#### Exercise prompt:
Copy the data below verbatim, leaving no line out.

#### Data provided:
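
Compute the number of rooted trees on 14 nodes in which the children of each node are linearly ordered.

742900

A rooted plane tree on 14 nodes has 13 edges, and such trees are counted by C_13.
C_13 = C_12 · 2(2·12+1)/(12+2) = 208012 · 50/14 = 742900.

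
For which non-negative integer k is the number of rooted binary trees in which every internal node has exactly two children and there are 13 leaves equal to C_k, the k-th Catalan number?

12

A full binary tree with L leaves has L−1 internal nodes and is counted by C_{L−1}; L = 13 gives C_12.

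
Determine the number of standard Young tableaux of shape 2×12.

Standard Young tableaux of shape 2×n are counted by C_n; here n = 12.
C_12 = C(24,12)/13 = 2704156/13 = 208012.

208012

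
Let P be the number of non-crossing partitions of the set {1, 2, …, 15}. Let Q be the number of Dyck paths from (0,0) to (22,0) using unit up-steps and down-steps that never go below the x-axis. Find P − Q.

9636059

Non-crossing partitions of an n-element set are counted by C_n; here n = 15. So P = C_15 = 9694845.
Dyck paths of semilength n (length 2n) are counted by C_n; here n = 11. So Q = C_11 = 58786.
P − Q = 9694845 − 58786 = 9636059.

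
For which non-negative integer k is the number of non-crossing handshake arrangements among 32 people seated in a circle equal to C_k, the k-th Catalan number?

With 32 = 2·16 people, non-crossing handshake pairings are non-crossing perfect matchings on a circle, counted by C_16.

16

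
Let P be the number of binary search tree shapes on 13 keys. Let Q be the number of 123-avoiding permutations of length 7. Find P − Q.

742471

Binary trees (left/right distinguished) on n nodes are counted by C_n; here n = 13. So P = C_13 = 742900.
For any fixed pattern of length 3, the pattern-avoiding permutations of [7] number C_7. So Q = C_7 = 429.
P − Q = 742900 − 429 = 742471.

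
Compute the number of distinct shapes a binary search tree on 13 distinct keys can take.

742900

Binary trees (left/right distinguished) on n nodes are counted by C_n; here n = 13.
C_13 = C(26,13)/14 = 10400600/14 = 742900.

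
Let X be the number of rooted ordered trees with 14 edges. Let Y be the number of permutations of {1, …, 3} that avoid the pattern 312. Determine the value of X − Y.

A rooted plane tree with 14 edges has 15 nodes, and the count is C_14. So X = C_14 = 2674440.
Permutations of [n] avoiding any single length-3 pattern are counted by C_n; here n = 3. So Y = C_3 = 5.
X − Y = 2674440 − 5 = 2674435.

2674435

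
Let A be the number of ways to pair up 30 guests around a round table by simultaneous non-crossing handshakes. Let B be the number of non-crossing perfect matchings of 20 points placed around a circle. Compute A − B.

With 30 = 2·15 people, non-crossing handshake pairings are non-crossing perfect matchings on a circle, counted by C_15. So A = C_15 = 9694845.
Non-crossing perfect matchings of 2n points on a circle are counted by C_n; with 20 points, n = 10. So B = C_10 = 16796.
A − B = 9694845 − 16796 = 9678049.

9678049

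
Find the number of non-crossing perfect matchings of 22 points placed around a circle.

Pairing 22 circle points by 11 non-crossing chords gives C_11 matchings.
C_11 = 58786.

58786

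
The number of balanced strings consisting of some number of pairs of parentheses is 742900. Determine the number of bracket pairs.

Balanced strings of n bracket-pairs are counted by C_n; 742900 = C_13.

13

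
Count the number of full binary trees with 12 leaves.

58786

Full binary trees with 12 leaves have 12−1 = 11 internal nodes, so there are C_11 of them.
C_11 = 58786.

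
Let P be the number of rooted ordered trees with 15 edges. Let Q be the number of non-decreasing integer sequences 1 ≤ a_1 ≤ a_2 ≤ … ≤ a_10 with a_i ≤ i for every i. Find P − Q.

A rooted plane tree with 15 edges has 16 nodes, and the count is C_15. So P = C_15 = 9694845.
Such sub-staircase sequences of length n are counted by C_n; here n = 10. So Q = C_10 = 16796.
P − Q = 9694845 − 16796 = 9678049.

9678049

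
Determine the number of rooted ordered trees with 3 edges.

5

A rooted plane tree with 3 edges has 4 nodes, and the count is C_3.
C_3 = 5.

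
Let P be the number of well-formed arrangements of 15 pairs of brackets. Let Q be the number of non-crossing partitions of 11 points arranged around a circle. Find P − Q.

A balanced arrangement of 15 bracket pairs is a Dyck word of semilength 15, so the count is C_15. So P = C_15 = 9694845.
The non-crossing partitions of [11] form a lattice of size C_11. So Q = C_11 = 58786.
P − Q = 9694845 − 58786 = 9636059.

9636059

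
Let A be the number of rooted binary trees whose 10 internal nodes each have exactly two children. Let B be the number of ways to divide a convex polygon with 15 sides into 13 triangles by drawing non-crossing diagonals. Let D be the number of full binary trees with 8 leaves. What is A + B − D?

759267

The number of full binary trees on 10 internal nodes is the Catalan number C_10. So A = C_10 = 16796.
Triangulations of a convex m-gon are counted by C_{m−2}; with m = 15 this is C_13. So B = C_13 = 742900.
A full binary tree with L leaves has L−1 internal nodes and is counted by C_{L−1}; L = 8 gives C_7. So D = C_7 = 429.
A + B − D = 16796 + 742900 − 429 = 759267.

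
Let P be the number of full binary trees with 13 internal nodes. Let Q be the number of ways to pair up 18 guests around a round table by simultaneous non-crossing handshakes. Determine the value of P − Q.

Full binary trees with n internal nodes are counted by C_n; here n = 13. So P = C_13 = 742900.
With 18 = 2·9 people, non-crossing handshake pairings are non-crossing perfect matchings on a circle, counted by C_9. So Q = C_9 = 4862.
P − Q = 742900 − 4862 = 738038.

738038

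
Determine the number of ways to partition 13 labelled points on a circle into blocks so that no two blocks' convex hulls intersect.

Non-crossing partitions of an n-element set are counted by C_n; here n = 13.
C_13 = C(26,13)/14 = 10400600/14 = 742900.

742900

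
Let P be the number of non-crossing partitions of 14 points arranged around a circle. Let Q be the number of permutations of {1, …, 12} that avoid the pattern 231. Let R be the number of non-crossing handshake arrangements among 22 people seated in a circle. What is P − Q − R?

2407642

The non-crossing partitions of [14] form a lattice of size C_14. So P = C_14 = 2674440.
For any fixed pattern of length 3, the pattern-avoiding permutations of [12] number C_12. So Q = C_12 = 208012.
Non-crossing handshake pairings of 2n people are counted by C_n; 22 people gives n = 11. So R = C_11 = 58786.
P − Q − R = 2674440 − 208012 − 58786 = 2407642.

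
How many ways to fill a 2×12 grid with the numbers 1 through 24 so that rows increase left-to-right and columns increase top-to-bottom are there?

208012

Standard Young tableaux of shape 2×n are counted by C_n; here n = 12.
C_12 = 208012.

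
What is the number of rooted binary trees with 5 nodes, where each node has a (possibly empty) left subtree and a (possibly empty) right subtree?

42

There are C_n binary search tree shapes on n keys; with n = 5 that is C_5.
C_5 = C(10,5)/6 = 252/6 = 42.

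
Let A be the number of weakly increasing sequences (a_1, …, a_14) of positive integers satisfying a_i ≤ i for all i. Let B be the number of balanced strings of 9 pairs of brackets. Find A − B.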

#### Result of the exercise:
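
Compute the number of rooted trees on 14 nodes in which the children of each node are linearly ordered.

742900

A rooted plane tree on 14 nodes has 13 edges, and such trees are counted by C_13.
C_13 = C_12 · 2(2·12+1)/(12+2) = 208012 · 50/14 = 742900.

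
For which non-negative integer k is the number of rooted binary trees in which every internal node has exactly two children and there are 13 leaves equal to C_k, the k-th Catalan number?

12

A full binary tree with L leaves has L−1 internal nodes and is counted by C_{L−1}; L = 13 gives C_12.

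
Determine the number of standard Young tableaux of shape 2×12.

Standard Young tableaux of shape 2×n are counted by C_n; here n = 12.
C_12 = C(24,12)/13 = 2704156/13 = 208012.

208012

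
Let P be the number of non-crossing partitions of the set {1, 2, …, 15}. Let Q be the number of Dyck paths from (0,0) to (22,0) using unit up-steps and down-steps that never go below the x-axis. Find P − Q.

9636059

Non-crossing partitions of an n-element set are counted by C_n; here n = 15. So P = C_15 = 9694845.
Dyck paths of semilength n (length 2n) are counted by C_n; here n = 11. So Q = C_11 = 58786.
P − Q = 9694845 − 58786 = 9636059.

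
For which non-negative integer k is the number of non-crossing handshake arrangements among 32 people seated in a circle equal to C_k, the k-th Catalan number?

With 32 = 2·16 people, non-crossing handshake pairings are non-crossing perfect matchings on a circle, counted by C_16.

16

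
Let P be the number of binary search tree shapes on 13 keys. Let Q be the number of 123-avoiding permutations of length 7. Find P − Q.

742471

Binary trees (left/right distinguished) on n nodes are counted by C_n; here n = 13. So P = C_13 = 742900.
For any fixed pattern of length 3, the pattern-avoiding permutations of [7] number C_7. So Q = C_7 = 429.
P − Q = 742900 − 429 = 742471.

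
Compute the number of distinct shapes a binary search tree on 13 distinct keys can take.

742900

Binary trees (left/right distinguished) on n nodes are counted by C_n; here n = 13.
C_13 = C(26,13)/14 = 10400600/14 = 742900.

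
Let X be the number of rooted ordered trees with 14 edges. Let Y be the number of permutations of {1, …, 3} that avoid the pattern 312. Determine the value of X − Y.

A rooted plane tree with 14 edges has 15 nodes, and the count is C_14. So X = C_14 = 2674440.
Permutations of [n] avoiding any single length-3 pattern are counted by C_n; here n = 3. So Y = C_3 = 5.
X − Y = 2674440 − 5 = 2674435.

2674435

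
Let A be the number of ways to pair up 30 guests around a round table by simultaneous non-crossing handshakes. Let B be the number of non-crossing perfect matchings of 20 points placed around a circle. Compute A − B.

With 30 = 2·15 people, non-crossing handshake pairings are non-crossing perfect matchings on a circle, counted by C_15. So A = C_15 = 9694845.
Non-crossing perfect matchings of 2n points on a circle are counted by C_n; with 20 points, n = 10. So B = C_10 = 16796.
A − B = 9694845 − 16796 = 9678049.

9678049

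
Find the number of non-crossing perfect matchings of 22 points placed around a circle.

Pairing 22 circle points by 11 non-crossing chords gives C_11 matchings.
C_11 = 58786.

58786

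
The number of balanced strings consisting of some number of pairs of parentheses is 742900. Determine the number of bracket pairs.

Balanced strings of n bracket-pairs are counted by C_n; 742900 = C_13.

13

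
Count the number of full binary trees with 12 leaves.

58786

Full binary trees with 12 leaves have 12−1 = 11 internal nodes, so there are C_11 of them.
C_11 = 58786.

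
Let P be the number of rooted ordered trees with 15 edges. Let Q be the number of non-decreasing integer sequences 1 ≤ a_1 ≤ a_2 ≤ … ≤ a_10 with a_i ≤ i for every i. Find P − Q.

A rooted plane tree with 15 edges has 16 nodes, and the count is C_15. So P = C_15 = 9694845.
Such sub-staircase sequences of length n are counted by C_n; here n = 10. So Q = C_10 = 16796.
P − Q = 9694845 − 16796 = 9678049.

9678049

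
Determine the number of rooted ordered trees with 3 edges.

5

A rooted plane tree with 3 edges has 4 nodes, and the count is C_3.
C_3 = 5.

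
Let P be the number of well-formed arrangements of 15 pairs of brackets. Let Q be the number of non-crossing partitions of 11 points arranged around a circle. Find P − Q.

A balanced arrangement of 15 bracket pairs is a Dyck word of semilength 15, so the count is C_15. So P = C_15 = 9694845.
The non-crossing partitions of [11] form a lattice of size C_11. So Q = C_11 = 58786.
P − Q = 9694845 − 58786 = 9636059.

9636059

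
Let A be the number of rooted binary trees whose 10 internal nodes each have exactly two children. Let B be the number of ways to divide a convex polygon with 15 sides into 13 triangles by drawing non-crossing diagonals. Let D be the number of full binary trees with 8 leaves. What is A + B − D?

759267

The number of full binary trees on 10 internal nodes is the Catalan number C_10. So A = C_10 = 16796.
Triangulations of a convex m-gon are counted by C_{m−2}; with m = 15 this is C_13. So B = C_13 = 742900.
A full binary tree with L leaves has L−1 internal nodes and is counted by C_{L−1}; L = 8 gives C_7. So D = C_7 = 429.
A + B − D = 16796 + 742900 − 429 = 759267.

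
Let P be the number of full binary trees with 13 internal nodes. Let Q be the number of ways to pair up 18 guests around a round table by simultaneous non-crossing handshakes. Determine the value of P − Q.

Full binary trees with n internal nodes are counted by C_n; here n = 13. So P = C_13 = 742900.
With 18 = 2·9 people, non-crossing handshake pairings are non-crossing perfect matchings on a circle, counted by C_9. So Q = C_9 = 4862.
P − Q = 742900 − 4862 = 738038.

738038

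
Determine the number of ways to partition 13 labelled points on a circle into blocks so that no two blocks' convex hulls intersect.

Non-crossing partitions of an n-element set are counted by C_n; here n = 13.
C_13 = C(26,13)/14 = 10400600/14 = 742900.

742900

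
Let P be the number of non-crossing partitions of 14 points arranged around a circle. Let Q be the number of permutations of {1, …, 12} that avoid the pattern 231. Let R be the number of non-crossing handshake arrangements among 22 people seated in a circle. What is P − Q − R?

2407642

The non-crossing partitions of [14] form a lattice of size C_14. So P = C_14 = 2674440.
For any fixed pattern of length 3, the pattern-avoiding permutations of [12] number C_12. So Q = C_12 = 208012.
Non-crossing handshake pairings of 2n people are counted by C_n; 22 people gives n = 11. So R = C_11 = 58786.
P − Q − R = 2674440 − 208012 − 58786 = 2407642.

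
How many ways to fill a 2×12 grid with the numbers 1 through 24 so that rows increase left-to-right and columns increase top-to-bottom are there?

208012

Standard Young tableaux of shape 2×n are counted by C_n; here n = 12.
C_12 = 208012.

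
What is the number of rooted binary trees with 5 nodes, where each node has a (possibly empty) left subtree and a (possibly empty) right subtree?

42

There are C_n binary search tree shapes on n keys; with n = 5 that is C_5.
C_5 = C(10,5)/6 = 252/6 = 42.

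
Let A be the number of weakly increasing sequences (a_1, …, a_14) of positive integers satisfying a_i ≤ i for all i. Let B be the number of balanced strings of 9 pairs of brackets. Find A − B.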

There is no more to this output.